Required work:
This task requires every entry to be set down again exactly.

[Stored data]
◆ ◆ ◆ ◆

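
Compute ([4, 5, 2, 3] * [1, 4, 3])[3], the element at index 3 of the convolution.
Use y[k] = Σ_i a[i]·b[k-i] at k=3. y[3] = 5×3 + 2×4 + 3×1 = 26

26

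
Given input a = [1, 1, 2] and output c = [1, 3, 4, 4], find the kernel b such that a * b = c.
Output length 4 = len(a) + len(b) - 1 ⇒ len(b) = 2. Solve b forward using b[k] = (c[k] - Σ_{i≥1} a[i]·b[k-i]) / a[0]: b[0] = c[0] / a[0] = 1 / 1 = 1; b[1] = (c[1] - 1×1) / a[0] = (3 - 1×1) / 1 = 2. So b = [1, 2]. Forward-check [1, 1, 2] * [1, 2]: c[0] = 1×1 = 1; c[1] = 1×2 + 1×1 = 3; c[2] = 1×2 + 2×1 = 4; c[3] = 2×2 = 4 → [1, 3, 4, 4] ✓

[1, 2]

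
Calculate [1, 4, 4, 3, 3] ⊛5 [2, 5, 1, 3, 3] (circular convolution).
Use y[k] = Σ_j a[j]·b[(k-j) mod 5]. y[0] = 1×2 + 4×3 + 4×3 + 3×1 + 3×5 = 44; y[1] = 1×5 + 4×2 + 4×3 + 3×3 + 3×1 = 37; y[2] = 1×1 + 4×5 + 4×2 + 3×3 + 3×3 = 47; y[3] = 1×3 + 4×1 + 4×5 + 3×2 + 3×3 = 42; y[4] = 1×3 + 4×3 + 4×1 + 3×5 + 3×2 = 40. Result: [44, 37, 47, 42, 40]

[44, 37, 47, 42, 40]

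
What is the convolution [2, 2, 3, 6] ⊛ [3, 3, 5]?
y[0] = 2×3 = 6; y[1] = 2×3 + 2×3 = 12; y[2] = 2×5 + 2×3 + 3×3 = 25; y[3] = 2×5 + 3×3 + 6×3 = 37; y[4] = 3×5 + 6×3 = 33; y[5] = 6×5 = 30

[6, 12, 25, 37, 33, 30]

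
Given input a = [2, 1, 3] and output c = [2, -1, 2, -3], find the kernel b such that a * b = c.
Output length 4 = len(a) + len(b) - 1 ⇒ len(b) = 2. Solve b forward using b[k] = (c[k] - Σ_{i≥1} a[i]·b[k-i]) / a[0]: b[0] = c[0] / a[0] = 2 / 2 = 1; b[1] = (c[1] - 1×1) / a[0] = (-1 - 1×1) / 2 = -1. So b = [1, -1]. Forward-check [2, 1, 3] * [1, -1]: c[0] = 2×1 = 2; c[1] = 2×-1 + 1×1 = -1; c[2] = 1×-1 + 3×1 = 2; c[3] = 3×-1 = -3 → [2, -1, 2, -3] ✓

[1, -1]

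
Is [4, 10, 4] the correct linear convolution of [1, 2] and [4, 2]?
Recompute linear convolution of [1, 2] and [4, 2]: y[0] = 1×4 = 4; y[1] = 1×2 + 2×4 = 10; y[2] = 2×2 = 4 → [4, 10, 4]. Given [4, 10, 4] matches, so answer: Yes

Yes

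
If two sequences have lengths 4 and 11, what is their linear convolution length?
Linear/full convolution length: m + n - 1 = 4 + 11 - 1 = 14

14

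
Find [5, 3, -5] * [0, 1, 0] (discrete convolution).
y[0] = 5×0 = 0; y[1] = 5×1 + 3×0 = 5; y[2] = 5×0 + 3×1 + -5×0 = 3; y[3] = 3×0 + -5×1 = -5; y[4] = -5×0 = 0

[0, 5, 3, -5, 0]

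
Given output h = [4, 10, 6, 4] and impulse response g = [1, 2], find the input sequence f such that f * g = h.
Deconvolve h=[4, 10, 6, 4] by g=[1, 2]. Since g[0]=1, solve forward: f[0] = h[0] / 1 = 4; f[1] = (h[1] - 4×2) / 1 = 2; f[2] = (h[2] - 2×2) / 1 = 2. So f = [4, 2, 2]. Check by forward convolution: h[0] = 4×1 = 4; h[1] = 4×2 + 2×1 = 10; h[2] = 2×2 + 2×1 = 6; h[3] = 2×2 = 4

[4, 2, 2]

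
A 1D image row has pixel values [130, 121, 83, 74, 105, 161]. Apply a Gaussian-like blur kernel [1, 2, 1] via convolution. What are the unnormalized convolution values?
Convolve image row [130, 121, 83, 74, 105, 161] with kernel [1, 2, 1]: y[0] = 130×1 = 130; y[1] = 130×2 + 121×1 = 381; y[2] = 130×1 + 121×2 + 83×1 = 455; y[3] = 121×1 + 83×2 + 74×1 = 361; y[4] = 83×1 + 74×2 + 105×1 = 336; y[5] = 74×1 + 105×2 + 161×1 = 445; y[6] = 105×1 + 161×2 = 427; y[7] = 161×1 = 161 → [130, 381, 455, 361, 336, 445, 427, 161]. Normalization factor = sum(kernel) = 4.

[130, 381, 455, 361, 336, 445, 427, 161]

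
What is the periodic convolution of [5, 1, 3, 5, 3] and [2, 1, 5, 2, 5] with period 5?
Use y[k] = Σ_j s[j]·t[(k-j) mod 5]. y[0] = 5×2 + 1×5 + 3×2 + 5×5 + 3×1 = 49; y[1] = 5×1 + 1×2 + 3×5 + 5×2 + 3×5 = 47; y[2] = 5×5 + 1×1 + 3×2 + 5×5 + 3×2 = 63; y[3] = 5×2 + 1×5 + 3×1 + 5×2 + 3×5 = 43; y[4] = 5×5 + 1×2 + 3×5 + 5×1 + 3×2 = 53. Result: [49, 47, 63, 43, 53]

[49, 47, 63, 43, 53]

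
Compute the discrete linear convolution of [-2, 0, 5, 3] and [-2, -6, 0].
y[0] = -2×-2 = 4; y[1] = -2×-6 + 0×-2 = 12; y[2] = -2×0 + 0×-6 + 5×-2 = -10; y[3] = 0×0 + 5×-6 + 3×-2 = -36; y[4] = 5×0 + 3×-6 = -18; y[5] = 3×0 = 0

[4, 12, -10, -36, -18, 0]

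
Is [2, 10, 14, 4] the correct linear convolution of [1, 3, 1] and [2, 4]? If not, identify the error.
Recompute linear convolution of [1, 3, 1] and [2, 4]: y[0] = 1×2 = 2; y[1] = 1×4 + 3×2 = 10; y[2] = 3×4 + 1×2 = 14; y[3] = 1×4 = 4 → [2, 10, 14, 4]. Given [2, 10, 14, 4] matches, so answer: Yes

Yes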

◆ ◆ ◆ ◆

Task solution:
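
Compute ([4, 5, 2, 3] * [1, 4, 3])[3], the element at index 3 of the convolution.
Use y[k] = Σ_i a[i]·b[k-i] at k=3. y[3] = 5×3 + 2×4 + 3×1 = 26

26

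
Given input a = [1, 1, 2] and output c = [1, 3, 4, 4], find the kernel b such that a * b = c.
Output length 4 = len(a) + len(b) - 1 ⇒ len(b) = 2. Solve b forward using b[k] = (c[k] - Σ_{i≥1} a[i]·b[k-i]) / a[0]: b[0] = c[0] / a[0] = 1 / 1 = 1; b[1] = (c[1] - 1×1) / a[0] = (3 - 1×1) / 1 = 2. So b = [1, 2]. Forward-check [1, 1, 2] * [1, 2]: c[0] = 1×1 = 1; c[1] = 1×2 + 1×1 = 3; c[2] = 1×2 + 2×1 = 4; c[3] = 2×2 = 4 → [1, 3, 4, 4] ✓

[1, 2]

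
Calculate [1, 4, 4, 3, 3] ⊛5 [2, 5, 1, 3, 3] (circular convolution).
Use y[k] = Σ_j a[j]·b[(k-j) mod 5]. y[0] = 1×2 + 4×3 + 4×3 + 3×1 + 3×5 = 44; y[1] = 1×5 + 4×2 + 4×3 + 3×3 + 3×1 = 37; y[2] = 1×1 + 4×5 + 4×2 + 3×3 + 3×3 = 47; y[3] = 1×3 + 4×1 + 4×5 + 3×2 + 3×3 = 42; y[4] = 1×3 + 4×3 + 4×1 + 3×5 + 3×2 = 40. Result: [44, 37, 47, 42, 40]

[44, 37, 47, 42, 40]

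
What is the convolution [2, 2, 3, 6] ⊛ [3, 3, 5]?
y[0] = 2×3 = 6; y[1] = 2×3 + 2×3 = 12; y[2] = 2×5 + 2×3 + 3×3 = 25; y[3] = 2×5 + 3×3 + 6×3 = 37; y[4] = 3×5 + 6×3 = 33; y[5] = 6×5 = 30

[6, 12, 25, 37, 33, 30]

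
Given input a = [2, 1, 3] and output c = [2, -1, 2, -3], find the kernel b such that a * b = c.
Output length 4 = len(a) + len(b) - 1 ⇒ len(b) = 2. Solve b forward using b[k] = (c[k] - Σ_{i≥1} a[i]·b[k-i]) / a[0]: b[0] = c[0] / a[0] = 2 / 2 = 1; b[1] = (c[1] - 1×1) / a[0] = (-1 - 1×1) / 2 = -1. So b = [1, -1]. Forward-check [2, 1, 3] * [1, -1]: c[0] = 2×1 = 2; c[1] = 2×-1 + 1×1 = -1; c[2] = 1×-1 + 3×1 = 2; c[3] = 3×-1 = -3 → [2, -1, 2, -3] ✓

[1, -1]

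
Is [4, 10, 4] the correct linear convolution of [1, 2] and [4, 2]?
Recompute linear convolution of [1, 2] and [4, 2]: y[0] = 1×4 = 4; y[1] = 1×2 + 2×4 = 10; y[2] = 2×2 = 4 → [4, 10, 4]. Given [4, 10, 4] matches, so answer: Yes

Yes

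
If two sequences have lengths 4 and 11, what is their linear convolution length?
Linear/full convolution length: m + n - 1 = 4 + 11 - 1 = 14

14

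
Find [5, 3, -5] * [0, 1, 0] (discrete convolution).
y[0] = 5×0 = 0; y[1] = 5×1 + 3×0 = 5; y[2] = 5×0 + 3×1 + -5×0 = 3; y[3] = 3×0 + -5×1 = -5; y[4] = -5×0 = 0

[0, 5, 3, -5, 0]

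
Given output h = [4, 10, 6, 4] and impulse response g = [1, 2], find the input sequence f such that f * g = h.
Deconvolve h=[4, 10, 6, 4] by g=[1, 2]. Since g[0]=1, solve forward: f[0] = h[0] / 1 = 4; f[1] = (h[1] - 4×2) / 1 = 2; f[2] = (h[2] - 2×2) / 1 = 2. So f = [4, 2, 2]. Check by forward convolution: h[0] = 4×1 = 4; h[1] = 4×2 + 2×1 = 10; h[2] = 2×2 + 2×1 = 6; h[3] = 2×2 = 4

[4, 2, 2]

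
A 1D image row has pixel values [130, 121, 83, 74, 105, 161]. Apply a Gaussian-like blur kernel [1, 2, 1] via convolution. What are the unnormalized convolution values?
Convolve image row [130, 121, 83, 74, 105, 161] with kernel [1, 2, 1]: y[0] = 130×1 = 130; y[1] = 130×2 + 121×1 = 381; y[2] = 130×1 + 121×2 + 83×1 = 455; y[3] = 121×1 + 83×2 + 74×1 = 361; y[4] = 83×1 + 74×2 + 105×1 = 336; y[5] = 74×1 + 105×2 + 161×1 = 445; y[6] = 105×1 + 161×2 = 427; y[7] = 161×1 = 161 → [130, 381, 455, 361, 336, 445, 427, 161]. Normalization factor = sum(kernel) = 4.

[130, 381, 455, 361, 336, 445, 427, 161]

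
What is the periodic convolution of [5, 1, 3, 5, 3] and [2, 1, 5, 2, 5] with period 5?
Use y[k] = Σ_j s[j]·t[(k-j) mod 5]. y[0] = 5×2 + 1×5 + 3×2 + 5×5 + 3×1 = 49; y[1] = 5×1 + 1×2 + 3×5 + 5×2 + 3×5 = 47; y[2] = 5×5 + 1×1 + 3×2 + 5×5 + 3×2 = 63; y[3] = 5×2 + 1×5 + 3×1 + 5×2 + 3×5 = 43; y[4] = 5×5 + 1×2 + 3×5 + 5×1 + 3×2 = 53. Result: [49, 47, 63, 43, 53]

[49, 47, 63, 43, 53]

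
Compute the discrete linear convolution of [-2, 0, 5, 3] and [-2, -6, 0].
y[0] = -2×-2 = 4; y[1] = -2×-6 + 0×-2 = 12; y[2] = -2×0 + 0×-6 + 5×-2 = -10; y[3] = 0×0 + 5×-6 + 3×-2 = -36; y[4] = 5×0 + 3×-6 = -18; y[5] = 3×0 = 0

[4, 12, -10, -36, -18, 0]

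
Is [2, 10, 14, 4] the correct linear convolution of [1, 3, 1] and [2, 4]? If not, identify the error.
Recompute linear convolution of [1, 3, 1] and [2, 4]: y[0] = 1×2 = 2; y[1] = 1×4 + 3×2 = 10; y[2] = 3×4 + 1×2 = 14; y[3] = 1×4 = 4 → [2, 10, 14, 4]. Given [2, 10, 14, 4] matches, so answer: Yes

Yes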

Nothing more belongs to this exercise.